What the task asks:
Word for word, transcribe all the entries shown below.

- - -

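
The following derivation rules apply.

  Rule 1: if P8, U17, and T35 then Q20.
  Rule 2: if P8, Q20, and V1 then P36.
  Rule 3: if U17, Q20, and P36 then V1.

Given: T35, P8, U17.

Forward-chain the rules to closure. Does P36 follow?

P36 would need P8, Q20, and V1 (Rule 2), but V1 is never established.

No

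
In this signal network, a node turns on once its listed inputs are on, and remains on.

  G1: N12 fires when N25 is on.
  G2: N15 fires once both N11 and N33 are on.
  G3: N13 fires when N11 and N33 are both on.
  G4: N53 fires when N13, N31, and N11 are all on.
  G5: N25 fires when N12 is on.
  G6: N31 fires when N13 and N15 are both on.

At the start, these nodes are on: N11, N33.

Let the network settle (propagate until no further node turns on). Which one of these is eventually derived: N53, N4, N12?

N11 and N33 are on, so N13 fires (G3).
G2: N11 and N33 on → N15 on.
G6: N13 and N15 on → N31 on.
G4: N13, N31, and N11 on → N53 on.
No rule produces N4, and it is not given. N12 would need N25 (G1), but N25 never turns on.

N53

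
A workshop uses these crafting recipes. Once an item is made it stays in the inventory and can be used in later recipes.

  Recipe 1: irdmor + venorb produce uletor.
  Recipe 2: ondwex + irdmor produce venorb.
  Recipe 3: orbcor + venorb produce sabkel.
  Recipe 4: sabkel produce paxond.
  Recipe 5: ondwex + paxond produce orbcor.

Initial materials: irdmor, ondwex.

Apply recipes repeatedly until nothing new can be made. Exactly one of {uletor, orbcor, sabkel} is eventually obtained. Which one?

uletor

ondwex + irdmor → venorb (Recipe 2).
Using Recipe 1, irdmor and venorb make uletor.
sabkel would need orbcor and venorb (Recipe 3), but orbcor is never obtained. orbcor would need ondwex and paxond (Recipe 5), but paxond is never obtained.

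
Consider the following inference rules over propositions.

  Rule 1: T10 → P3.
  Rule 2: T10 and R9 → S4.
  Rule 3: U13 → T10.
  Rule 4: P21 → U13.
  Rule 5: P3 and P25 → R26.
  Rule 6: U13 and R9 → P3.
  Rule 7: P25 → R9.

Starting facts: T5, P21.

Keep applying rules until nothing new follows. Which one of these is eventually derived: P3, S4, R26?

P3

From P21, Rule 4 gives U13.
U13 holds, so T10 follows (Rule 3).
From T10, Rule 1 gives P3.
S4 would need T10 and R9 (Rule 2), but R9 is never established. R26 would need P3 and P25 (Rule 5), but P25 is never established.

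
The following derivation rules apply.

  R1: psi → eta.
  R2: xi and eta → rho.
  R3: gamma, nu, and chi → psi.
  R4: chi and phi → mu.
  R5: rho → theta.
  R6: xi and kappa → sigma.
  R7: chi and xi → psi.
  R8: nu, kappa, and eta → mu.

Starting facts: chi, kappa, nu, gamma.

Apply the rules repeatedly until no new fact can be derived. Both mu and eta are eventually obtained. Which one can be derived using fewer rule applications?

eta: gamma, nu, and chi hold, so psi follows (R3). psi holds, so eta follows (R1). [2 rule applications]
mu: From gamma, nu, and chi, R3 gives psi. psi holds, so eta follows (R1). From nu, kappa, and eta, R8 gives mu. [3 rule applications]
eta needs fewer.

eta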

- - -

Output of the exercise:
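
The following derivation rules apply.

  Rule 1: if P8, U17, and T35 then Q20.
  Rule 2: if P8, Q20, and V1 then P36.
  Rule 3: if U17, Q20, and P36 then V1.

Given: T35, P8, U17.

Forward-chain the rules to closure. Does P36 follow?

P36 would need P8, Q20, and V1 (Rule 2), but V1 is never established.

No

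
In this signal network, a node turns on once its listed inputs are on, and remains on.

  G1: N12 fires when N25 is on.
  G2: N15 fires once both N11 and N33 are on.
  G3: N13 fires when N11 and N33 are both on.
  G4: N53 fires when N13, N31, and N11 are all on.
  G5: N25 fires when N12 is on.
  G6: N31 fires when N13 and N15 are both on.

At the start, these nodes are on: N11, N33.

Let the network settle (propagate until no further node turns on). Which one of these is eventually derived: N53, N4, N12?

N11 and N33 are on, so N13 fires (G3).
G2: N11 and N33 on → N15 on.
G6: N13 and N15 on → N31 on.
G4: N13, N31, and N11 on → N53 on.
No rule produces N4, and it is not given. N12 would need N25 (G1), but N25 never turns on.

N53

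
A workshop uses these crafting recipes. Once an item is made it stays in the inventory and can be used in later recipes.

  Recipe 1: irdmor + venorb produce uletor.
  Recipe 2: ondwex + irdmor produce venorb.
  Recipe 3: orbcor + venorb produce sabkel.
  Recipe 4: sabkel produce paxond.
  Recipe 5: ondwex + paxond produce orbcor.

Initial materials: irdmor, ondwex.

Apply recipes repeatedly until nothing new can be made. Exactly one of {uletor, orbcor, sabkel} is eventually obtained. Which one?

uletor

ondwex + irdmor → venorb (Recipe 2).
Using Recipe 1, irdmor and venorb make uletor.
sabkel would need orbcor and venorb (Recipe 3), but orbcor is never obtained. orbcor would need ondwex and paxond (Recipe 5), but paxond is never obtained.

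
Consider the following inference rules over propositions.

  Rule 1: T10 → P3.
  Rule 2: T10 and R9 → S4.
  Rule 3: U13 → T10.
  Rule 4: P21 → U13.
  Rule 5: P3 and P25 → R26.
  Rule 6: U13 and R9 → P3.
  Rule 7: P25 → R9.

Starting facts: T5, P21.

Keep applying rules until nothing new follows. Which one of these is eventually derived: P3, S4, R26?

P3

From P21, Rule 4 gives U13.
U13 holds, so T10 follows (Rule 3).
From T10, Rule 1 gives P3.
S4 would need T10 and R9 (Rule 2), but R9 is never established. R26 would need P3 and P25 (Rule 5), but P25 is never established.

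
The following derivation rules apply.

  R1: psi → eta.
  R2: xi and eta → rho.
  R3: gamma, nu, and chi → psi.
  R4: chi and phi → mu.
  R5: rho → theta.
  R6: xi and kappa → sigma.
  R7: chi and xi → psi.
  R8: nu, kappa, and eta → mu.

Starting facts: chi, kappa, nu, gamma.

Apply the rules repeatedly until no new fact can be derived. Both mu and eta are eventually obtained. Which one can be derived using fewer rule applications?

eta: gamma, nu, and chi hold, so psi follows (R3). psi holds, so eta follows (R1). [2 rule applications]
mu: From gamma, nu, and chi, R3 gives psi. psi holds, so eta follows (R1). From nu, kappa, and eta, R8 gives mu. [3 rule applications]
eta needs fewer.

eta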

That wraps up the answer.